Dataset entries:
[Start of Attachment]
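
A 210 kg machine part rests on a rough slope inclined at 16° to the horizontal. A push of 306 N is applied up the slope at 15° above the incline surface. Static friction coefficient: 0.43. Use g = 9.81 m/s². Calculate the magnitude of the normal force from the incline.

Axes along / perpendicular to the incline. W sin 16° = 567.8 N down-slope; W cos 16° = 1980 N into the surface.
Perpendicular: N = W cos 16° − P sin 15° = 1980 − 79.2 = 1901 N.
Along incline: P cos 15° + f = W sin 16° (friction acts up-slope) → f = 567.8 − 295.6 = 272.3 N.
|f| = 272.3 N ≤ μN = 817.5 N, so the machine part is indeed static.

N ≈ 1900 N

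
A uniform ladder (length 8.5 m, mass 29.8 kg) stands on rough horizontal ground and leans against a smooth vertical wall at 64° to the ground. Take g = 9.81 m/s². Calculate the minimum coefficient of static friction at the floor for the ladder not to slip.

μ_min ≈ 0.244

ΣF_y = 0: N_floor = 29.8×9.81 = 292.34 N.
Torques about the foot: N_wall · 8.5 sin 64° = 29.8×9.81×4.25 cos 64° → N_wall = 71.291 N.
ΣF_x = 0: f_floor = N_wall = 71.291 N.
μ_min = f_floor / N_floor = 71.291 / 292.34 = 0.2439.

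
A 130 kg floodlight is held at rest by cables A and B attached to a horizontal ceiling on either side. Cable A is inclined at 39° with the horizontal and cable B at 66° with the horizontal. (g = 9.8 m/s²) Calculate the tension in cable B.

T_B ≈ 1030 N

Weight W = 130 × 9.8 = 1274 N acts straight down.
Horizontal: T_A cos 39° = T_B cos 66°  →  T_A = 0.5234 T_B.
Vertical: T_A sin 39° + T_B sin 66° = 1274.
Substituting the horizontal relation into the vertical equation gives 1.243 T_B = 1274, so T_B = 1025 N.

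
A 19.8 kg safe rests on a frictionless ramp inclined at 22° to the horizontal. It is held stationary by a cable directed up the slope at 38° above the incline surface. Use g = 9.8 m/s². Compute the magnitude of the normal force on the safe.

Take axes along and perpendicular to the incline. Weight components: W sin 22° = 72.69 N down-slope, W cos 22° = 179.9 N into the surface.
Along incline: T cos 38° = W sin 22° → T = 92.24 N.
Perpendicular: N = W cos 22° − T sin 38° = 123.1 N.

N ≈ 123 N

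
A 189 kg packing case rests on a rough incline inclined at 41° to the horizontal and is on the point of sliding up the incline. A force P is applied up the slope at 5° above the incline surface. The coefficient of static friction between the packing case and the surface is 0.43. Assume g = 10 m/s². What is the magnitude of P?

On the verge of sliding up the incline, friction equals μN and acts down the slope.
Perpendicular: N + P sin 5° = W cos 41° = 1426 N.
Along incline: P cos 5° = W sin 41° + μN  with W sin 41° = 1240 N.
Solving the pair for P and N: P = 1793 N, N = 1270 N (and f = μN = 546.2 N).

P ≈ 1790 N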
[End of Attachment]
* [WHAT IS NEEDED] Nothing in the records may be left out; reproduce them exactly.

* [REPLY]
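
A 210 kg machine part rests on a rough slope inclined at 16° to the horizontal. A push of 306 N is applied up the slope at 15° above the incline surface. Static friction coefficient: 0.43. Use g = 9.81 m/s². Calculate the magnitude of the normal force from the incline.

Axes along / perpendicular to the incline. W sin 16° = 567.8 N down-slope; W cos 16° = 1980 N into the surface.
Perpendicular: N = W cos 16° − P sin 15° = 1980 − 79.2 = 1901 N.
Along incline: P cos 15° + f = W sin 16° (friction acts up-slope) → f = 567.8 − 295.6 = 272.3 N.
|f| = 272.3 N ≤ μN = 817.5 N, so the machine part is indeed static.

N ≈ 1900 N

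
A uniform ladder (length 8.5 m, mass 29.8 kg) stands on rough horizontal ground and leans against a smooth vertical wall at 64° to the ground. Take g = 9.81 m/s². Calculate the minimum coefficient of static friction at the floor for the ladder not to slip.

μ_min ≈ 0.244

ΣF_y = 0: N_floor = 29.8×9.81 = 292.34 N.
Torques about the foot: N_wall · 8.5 sin 64° = 29.8×9.81×4.25 cos 64° → N_wall = 71.291 N.
ΣF_x = 0: f_floor = N_wall = 71.291 N.
μ_min = f_floor / N_floor = 71.291 / 292.34 = 0.2439.

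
A 130 kg floodlight is held at rest by cables A and B attached to a horizontal ceiling on either side. Cable A is inclined at 39° with the horizontal and cable B at 66° with the horizontal. (g = 9.8 m/s²) Calculate the tension in cable B.

T_B ≈ 1030 N

Weight W = 130 × 9.8 = 1274 N acts straight down.
Horizontal: T_A cos 39° = T_B cos 66°  →  T_A = 0.5234 T_B.
Vertical: T_A sin 39° + T_B sin 66° = 1274.
Substituting the horizontal relation into the vertical equation gives 1.243 T_B = 1274, so T_B = 1025 N.

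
A 19.8 kg safe rests on a frictionless ramp inclined at 22° to the horizontal. It is held stationary by a cable directed up the slope at 38° above the incline surface. Use g = 9.8 m/s². Compute the magnitude of the normal force on the safe.

Take axes along and perpendicular to the incline. Weight components: W sin 22° = 72.69 N down-slope, W cos 22° = 179.9 N into the surface.
Along incline: T cos 38° = W sin 22° → T = 92.24 N.
Perpendicular: N = W cos 22° − T sin 38° = 123.1 N.

N ≈ 123 N

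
A 189 kg packing case rests on a rough incline inclined at 41° to the horizontal and is on the point of sliding up the incline. A force P is applied up the slope at 5° above the incline surface. The coefficient of static friction between the packing case and the surface is 0.43. Assume g = 10 m/s². What is the magnitude of P?

On the verge of sliding up the incline, friction equals μN and acts down the slope.
Perpendicular: N + P sin 5° = W cos 41° = 1426 N.
Along incline: P cos 5° = W sin 41° + μN  with W sin 41° = 1240 N.
Solving the pair for P and N: P = 1793 N, N = 1270 N (and f = μN = 546.2 N).

P ≈ 1790 N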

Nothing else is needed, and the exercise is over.